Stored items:
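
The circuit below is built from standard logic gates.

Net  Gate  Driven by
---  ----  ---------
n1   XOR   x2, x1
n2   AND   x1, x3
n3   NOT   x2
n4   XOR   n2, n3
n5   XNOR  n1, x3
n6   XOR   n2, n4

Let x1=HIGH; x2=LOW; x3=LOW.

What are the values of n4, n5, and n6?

n4 = HIGH  n5 = LOW  n6 = HIGH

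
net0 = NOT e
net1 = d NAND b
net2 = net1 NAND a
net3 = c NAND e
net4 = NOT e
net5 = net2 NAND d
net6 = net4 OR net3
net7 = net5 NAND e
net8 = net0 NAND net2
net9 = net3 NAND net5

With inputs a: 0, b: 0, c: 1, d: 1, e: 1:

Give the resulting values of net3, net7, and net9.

net1 = d NAND b = 1 NAND 0 = 1
net2 = net1 NAND a = 1 NAND 0 = 1
net3 = c NAND e = 1 NAND 1 = 0
net5 = net2 NAND d = 1 NAND 1 = 0
net7 = net5 NAND e = 0 NAND 1 = 1
net9 = net3 NAND net5 = 0 NAND 0 = 1

net3 = 0, net7 = 1, net9 = 1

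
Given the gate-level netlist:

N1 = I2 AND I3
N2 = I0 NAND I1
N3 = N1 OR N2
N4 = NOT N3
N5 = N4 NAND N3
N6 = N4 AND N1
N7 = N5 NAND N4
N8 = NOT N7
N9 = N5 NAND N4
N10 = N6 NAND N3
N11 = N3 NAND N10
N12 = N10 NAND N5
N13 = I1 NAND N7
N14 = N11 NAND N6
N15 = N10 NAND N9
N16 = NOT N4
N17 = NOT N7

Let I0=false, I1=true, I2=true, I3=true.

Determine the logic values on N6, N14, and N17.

N1 = I2 AND I3 = true AND true = true
N2 = I0 NAND I1 = false NAND true = true
N3 = N1 OR N2 = true OR true = true
N4 = NOT N3 = NOT true = false
N5 = N4 NAND N3 = false NAND true = true
N6 = N4 AND N1 = false AND true = false
N7 = N5 NAND N4 = true NAND false = true
N10 = N6 NAND N3 = false NAND true = true
N11 = N3 NAND N10 = true NAND true = false
N14 = N11 NAND N6 = false NAND false = true
N17 = NOT N7 = NOT true = false

N6 = false  N14 = true  N17 = false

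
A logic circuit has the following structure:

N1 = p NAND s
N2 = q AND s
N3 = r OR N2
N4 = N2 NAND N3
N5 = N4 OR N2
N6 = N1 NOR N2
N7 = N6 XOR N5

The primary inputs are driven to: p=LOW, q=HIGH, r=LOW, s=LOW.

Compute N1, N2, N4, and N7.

N1 = p NAND s = LOW NAND LOW = HIGH
N2 = q AND s = HIGH AND LOW = LOW
N3 = r OR N2 = LOW OR LOW = LOW
N4 = N2 NAND N3 = LOW NAND LOW = HIGH
N5 = N4 OR N2 = HIGH OR LOW = HIGH
N6 = N1 NOR N2 = HIGH NOR LOW = LOW
N7 = N6 XOR N5 = LOW XOR HIGH = HIGH

N1 = HIGH, N2 = LOW, N4 = HIGH, N7 = HIGH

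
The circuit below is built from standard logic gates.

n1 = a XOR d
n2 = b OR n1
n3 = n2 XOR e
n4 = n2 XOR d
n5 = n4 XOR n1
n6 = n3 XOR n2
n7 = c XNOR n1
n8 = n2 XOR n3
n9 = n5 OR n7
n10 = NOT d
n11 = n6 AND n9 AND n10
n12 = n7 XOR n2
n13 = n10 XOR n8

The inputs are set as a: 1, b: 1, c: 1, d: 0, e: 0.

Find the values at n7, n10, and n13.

n1 = a XOR d = 1 XOR 0 = 1
n2 = b OR n1 = 1 OR 1 = 1
n3 = n2 XOR e = 1 XOR 0 = 1
n7 = c XNOR n1 = 1 XNOR 1 = 1
n8 = n2 XOR n3 = 1 XOR 1 = 0
n10 = NOT d = NOT 0 = 1
n13 = n10 XOR n8 = 1 XOR 0 = 1

n7 = 1; n10 = 1; n13 = 1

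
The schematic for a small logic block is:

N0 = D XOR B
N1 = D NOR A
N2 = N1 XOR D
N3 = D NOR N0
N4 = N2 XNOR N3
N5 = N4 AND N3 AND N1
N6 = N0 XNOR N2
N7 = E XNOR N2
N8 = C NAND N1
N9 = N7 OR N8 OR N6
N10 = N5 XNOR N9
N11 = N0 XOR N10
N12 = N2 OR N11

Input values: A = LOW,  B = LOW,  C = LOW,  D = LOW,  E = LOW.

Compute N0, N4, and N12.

N0 = LOW  N4 = HIGH  N12 = HIGH

N0 = D XOR B = LOW XOR LOW = LOW
N1 = D NOR A = LOW NOR LOW = HIGH
N2 = N1 XOR D = HIGH XOR LOW = HIGH
N3 = D NOR N0 = LOW NOR LOW = HIGH
N4 = N2 XNOR N3 = HIGH XNOR HIGH = HIGH
N5 = N4 AND N3 AND N1 = HIGH AND HIGH AND HIGH = HIGH
N6 = N0 XNOR N2 = LOW XNOR HIGH = LOW
N7 = E XNOR N2 = LOW XNOR HIGH = LOW
N8 = C NAND N1 = LOW NAND HIGH = HIGH
N9 = N7 OR N8 OR N6 = LOW OR HIGH OR LOW = HIGH
N10 = N5 XNOR N9 = HIGH XNOR HIGH = HIGH
N11 = N0 XOR N10 = LOW XOR HIGH = HIGH
N12 = N2 OR N11 = HIGH OR HIGH = HIGH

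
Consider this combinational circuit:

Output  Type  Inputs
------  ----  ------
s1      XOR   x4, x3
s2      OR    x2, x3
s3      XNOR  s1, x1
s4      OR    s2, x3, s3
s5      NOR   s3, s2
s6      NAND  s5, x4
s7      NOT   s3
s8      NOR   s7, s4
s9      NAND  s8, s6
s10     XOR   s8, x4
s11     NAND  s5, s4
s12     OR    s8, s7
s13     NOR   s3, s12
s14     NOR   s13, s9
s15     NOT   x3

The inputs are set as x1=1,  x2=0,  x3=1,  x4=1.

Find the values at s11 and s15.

s1 = x4 XOR x3 = 1 XOR 1 = 0
s2 = x2 OR x3 = 0 OR 1 = 1
s3 = s1 XNOR x1 = 0 XNOR 1 = 0
s4 = s2 OR x3 OR s3 = 1 OR 1 OR 0 = 1
s5 = s3 NOR s2 = 0 NOR 1 = 0
s11 = s5 NAND s4 = 0 NAND 1 = 1
s15 = NOT x3 = NOT 1 = 0

s11 = 1, s15 = 0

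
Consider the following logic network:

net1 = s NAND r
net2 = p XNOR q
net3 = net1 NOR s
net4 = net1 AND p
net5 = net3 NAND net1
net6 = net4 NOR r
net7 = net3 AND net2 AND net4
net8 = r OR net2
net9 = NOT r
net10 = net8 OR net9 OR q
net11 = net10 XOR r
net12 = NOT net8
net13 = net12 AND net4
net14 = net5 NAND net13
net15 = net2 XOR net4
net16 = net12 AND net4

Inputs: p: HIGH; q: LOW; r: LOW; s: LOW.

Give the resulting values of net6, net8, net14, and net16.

net1 = s NAND r = LOW NAND LOW = HIGH
net2 = p XNOR q = HIGH XNOR LOW = LOW
net3 = net1 NOR s = HIGH NOR LOW = LOW
net4 = net1 AND p = HIGH AND HIGH = HIGH
net5 = net3 NAND net1 = LOW NAND HIGH = HIGH
net6 = net4 NOR r = HIGH NOR LOW = LOW
net8 = r OR net2 = LOW OR LOW = LOW
net12 = NOT net8 = NOT LOW = HIGH
net13 = net12 AND net4 = HIGH AND HIGH = HIGH
net14 = net5 NAND net13 = HIGH NAND HIGH = LOW
net16 = net12 AND net4 = HIGH AND HIGH = HIGH

net6 = LOW; net8 = LOW; net14 = LOW; net16 = HIGH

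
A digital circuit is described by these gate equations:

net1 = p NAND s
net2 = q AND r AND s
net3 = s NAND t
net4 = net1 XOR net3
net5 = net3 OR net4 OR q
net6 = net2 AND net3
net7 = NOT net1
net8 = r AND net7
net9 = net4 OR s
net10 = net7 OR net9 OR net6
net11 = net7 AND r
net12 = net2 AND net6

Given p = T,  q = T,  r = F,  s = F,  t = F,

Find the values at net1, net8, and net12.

net1 = T; net8 = F; net12 = F

net1 = p NAND s = T NAND F = T
net2 = q AND r AND s = T AND F AND F = F
net3 = s NAND t = F NAND F = T
net6 = net2 AND net3 = F AND T = F
net7 = NOT net1 = NOT T = F
net8 = r AND net7 = F AND F = F
net12 = net2 AND net6 = F AND F = F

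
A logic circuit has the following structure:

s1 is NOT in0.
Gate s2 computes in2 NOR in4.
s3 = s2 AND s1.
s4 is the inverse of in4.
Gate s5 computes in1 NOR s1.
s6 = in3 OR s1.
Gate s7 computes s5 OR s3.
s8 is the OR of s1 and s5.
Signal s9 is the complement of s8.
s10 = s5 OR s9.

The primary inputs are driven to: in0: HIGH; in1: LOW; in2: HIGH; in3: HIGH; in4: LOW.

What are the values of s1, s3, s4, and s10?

s1 = LOW; s3 = LOW; s4 = HIGH; s10 = HIGH

s1 = NOT in0 = NOT HIGH = LOW
s2 = in2 NOR in4 = HIGH NOR LOW = LOW
s3 = s2 AND s1 = LOW AND LOW = LOW
s4 = NOT in4 = NOT LOW = HIGH
s5 = in1 NOR s1 = LOW NOR LOW = HIGH
s8 = s1 OR s5 = LOW OR HIGH = HIGH
s9 = NOT s8 = NOT HIGH = LOW
s10 = s5 OR s9 = HIGH OR LOW = HIGH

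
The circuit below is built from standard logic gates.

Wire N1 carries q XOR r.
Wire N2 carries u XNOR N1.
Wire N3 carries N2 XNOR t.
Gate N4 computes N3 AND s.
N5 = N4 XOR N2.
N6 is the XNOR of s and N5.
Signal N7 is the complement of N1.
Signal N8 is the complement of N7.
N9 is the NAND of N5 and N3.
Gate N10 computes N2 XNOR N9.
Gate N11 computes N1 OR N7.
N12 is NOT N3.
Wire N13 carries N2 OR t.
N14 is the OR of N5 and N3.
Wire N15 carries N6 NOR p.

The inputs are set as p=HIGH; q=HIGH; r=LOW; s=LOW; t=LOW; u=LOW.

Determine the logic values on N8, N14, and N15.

N8 = HIGH; N14 = HIGH; N15 = LOW

N1 = q XOR r = HIGH XOR LOW = HIGH
N2 = u XNOR N1 = LOW XNOR HIGH = LOW
N3 = N2 XNOR t = LOW XNOR LOW = HIGH
N4 = N3 AND s = HIGH AND LOW = LOW
N5 = N4 XOR N2 = LOW XOR LOW = LOW
N6 = s XNOR N5 = LOW XNOR LOW = HIGH
N7 = NOT N1 = NOT HIGH = LOW
N8 = NOT N7 = NOT LOW = HIGH
N14 = N5 OR N3 = LOW OR HIGH = HIGH
N15 = N6 NOR p = HIGH NOR HIGH = LOW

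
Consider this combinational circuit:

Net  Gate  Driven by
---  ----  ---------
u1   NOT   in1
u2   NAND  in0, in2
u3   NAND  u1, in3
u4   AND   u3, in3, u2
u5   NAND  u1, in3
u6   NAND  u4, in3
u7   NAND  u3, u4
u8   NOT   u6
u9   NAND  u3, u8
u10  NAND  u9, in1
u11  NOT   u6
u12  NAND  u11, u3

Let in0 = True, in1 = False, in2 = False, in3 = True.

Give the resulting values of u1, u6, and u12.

u1 = NOT in1 = NOT False = True
u2 = in0 NAND in2 = True NAND False = True
u3 = u1 NAND in3 = True NAND True = False
u4 = u3 AND in3 AND u2 = False AND True AND True = False
u6 = u4 NAND in3 = False NAND True = True
u11 = NOT u6 = NOT True = False
u12 = u11 NAND u3 = False NAND False = True

u1 = True  u6 = True  u12 = True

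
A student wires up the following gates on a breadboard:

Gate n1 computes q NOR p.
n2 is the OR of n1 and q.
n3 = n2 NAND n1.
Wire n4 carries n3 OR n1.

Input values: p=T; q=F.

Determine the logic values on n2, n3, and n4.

n2 = F; n3 = T; n4 = T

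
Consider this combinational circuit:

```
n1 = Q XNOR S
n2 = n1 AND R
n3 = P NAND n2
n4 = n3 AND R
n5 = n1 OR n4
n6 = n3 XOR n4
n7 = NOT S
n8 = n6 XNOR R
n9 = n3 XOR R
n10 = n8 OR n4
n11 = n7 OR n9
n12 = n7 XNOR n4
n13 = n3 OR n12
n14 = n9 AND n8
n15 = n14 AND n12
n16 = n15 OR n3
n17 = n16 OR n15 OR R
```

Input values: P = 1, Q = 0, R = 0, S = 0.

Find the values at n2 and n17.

n2 = 0, n17 = 1

n1 = Q XNOR S = 0 XNOR 0 = 1
n2 = n1 AND R = 1 AND 0 = 0
n3 = P NAND n2 = 1 NAND 0 = 1
n4 = n3 AND R = 1 AND 0 = 0
n6 = n3 XOR n4 = 1 XOR 0 = 1
n7 = NOT S = NOT 0 = 1
n8 = n6 XNOR R = 1 XNOR 0 = 0
n9 = n3 XOR R = 1 XOR 0 = 1
n12 = n7 XNOR n4 = 1 XNOR 0 = 0
n14 = n9 AND n8 = 1 AND 0 = 0
n15 = n14 AND n12 = 0 AND 0 = 0
n16 = n15 OR n3 = 0 OR 1 = 1
n17 = n16 OR n15 OR R = 1 OR 0 OR 0 = 1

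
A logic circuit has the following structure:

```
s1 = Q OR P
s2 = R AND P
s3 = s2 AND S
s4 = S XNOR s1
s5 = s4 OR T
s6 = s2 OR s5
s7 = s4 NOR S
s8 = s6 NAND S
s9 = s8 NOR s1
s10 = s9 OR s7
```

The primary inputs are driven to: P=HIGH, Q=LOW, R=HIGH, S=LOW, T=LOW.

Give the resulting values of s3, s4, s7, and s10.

s3 = LOW; s4 = LOW; s7 = HIGH; s10 = HIGH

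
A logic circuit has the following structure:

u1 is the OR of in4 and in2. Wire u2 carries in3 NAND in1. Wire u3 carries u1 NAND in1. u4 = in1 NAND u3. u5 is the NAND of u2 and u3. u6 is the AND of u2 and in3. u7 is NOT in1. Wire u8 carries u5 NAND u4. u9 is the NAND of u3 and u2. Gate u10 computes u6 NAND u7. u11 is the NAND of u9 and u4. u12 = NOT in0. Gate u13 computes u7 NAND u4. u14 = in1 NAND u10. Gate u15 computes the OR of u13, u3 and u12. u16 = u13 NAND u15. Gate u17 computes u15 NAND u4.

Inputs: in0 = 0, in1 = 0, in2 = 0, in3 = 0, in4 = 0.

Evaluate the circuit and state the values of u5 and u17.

u1 = in4 OR in2 = 0 OR 0 = 0
u2 = in3 NAND in1 = 0 NAND 0 = 1
u3 = u1 NAND in1 = 0 NAND 0 = 1
u4 = in1 NAND u3 = 0 NAND 1 = 1
u5 = u2 NAND u3 = 1 NAND 1 = 0
u7 = NOT in1 = NOT 0 = 1
u12 = NOT in0 = NOT 0 = 1
u13 = u7 NAND u4 = 1 NAND 1 = 0
u15 = u13 OR u3 OR u12 = 0 OR 1 OR 1 = 1
u17 = u15 NAND u4 = 1 NAND 1 = 0

u5 = 0, u17 = 0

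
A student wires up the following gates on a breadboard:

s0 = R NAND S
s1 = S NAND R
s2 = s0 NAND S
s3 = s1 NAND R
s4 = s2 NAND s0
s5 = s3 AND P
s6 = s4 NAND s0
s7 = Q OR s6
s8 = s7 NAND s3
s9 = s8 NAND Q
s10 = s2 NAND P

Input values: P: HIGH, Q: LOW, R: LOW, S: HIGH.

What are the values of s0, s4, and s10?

s0 = HIGH  s4 = HIGH  s10 = HIGH

s0 = R NAND S = LOW NAND HIGH = HIGH
s2 = s0 NAND S = HIGH NAND HIGH = LOW
s4 = s2 NAND s0 = LOW NAND HIGH = HIGH
s10 = s2 NAND P = LOW NAND HIGH = HIGH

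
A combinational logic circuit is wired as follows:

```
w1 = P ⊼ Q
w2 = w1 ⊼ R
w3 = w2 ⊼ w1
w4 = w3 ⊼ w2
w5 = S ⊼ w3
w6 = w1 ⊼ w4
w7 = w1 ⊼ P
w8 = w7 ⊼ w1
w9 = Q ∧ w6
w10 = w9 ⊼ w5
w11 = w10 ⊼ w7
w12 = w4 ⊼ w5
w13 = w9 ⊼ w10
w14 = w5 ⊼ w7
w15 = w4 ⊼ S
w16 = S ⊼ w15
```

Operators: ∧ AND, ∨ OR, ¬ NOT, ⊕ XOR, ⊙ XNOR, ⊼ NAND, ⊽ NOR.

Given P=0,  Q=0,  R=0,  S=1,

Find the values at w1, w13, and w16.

w1 = P NAND Q = 0 NAND 0 = 1
w2 = w1 NAND R = 1 NAND 0 = 1
w3 = w2 NAND w1 = 1 NAND 1 = 0
w4 = w3 NAND w2 = 0 NAND 1 = 1
w5 = S NAND w3 = 1 NAND 0 = 1
w6 = w1 NAND w4 = 1 NAND 1 = 0
w9 = Q AND w6 = 0 AND 0 = 0
w10 = w9 NAND w5 = 0 NAND 1 = 1
w13 = w9 NAND w10 = 0 NAND 1 = 1
w15 = w4 NAND S = 1 NAND 1 = 0
w16 = S NAND w15 = 1 NAND 0 = 1

w1 = 1, w13 = 1, w16 = 1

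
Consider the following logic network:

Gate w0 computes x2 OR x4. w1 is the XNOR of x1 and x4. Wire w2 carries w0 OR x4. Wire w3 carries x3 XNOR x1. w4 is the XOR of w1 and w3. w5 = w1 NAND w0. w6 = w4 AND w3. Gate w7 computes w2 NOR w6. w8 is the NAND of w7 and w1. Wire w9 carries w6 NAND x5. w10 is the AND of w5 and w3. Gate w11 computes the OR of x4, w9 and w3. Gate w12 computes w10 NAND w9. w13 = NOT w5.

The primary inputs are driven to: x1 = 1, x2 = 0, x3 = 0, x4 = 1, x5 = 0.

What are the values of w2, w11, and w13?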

What you have to do >> Given the entries above, say how many lines include the word "Signal", and write nothing besides the number.

Response below >> 3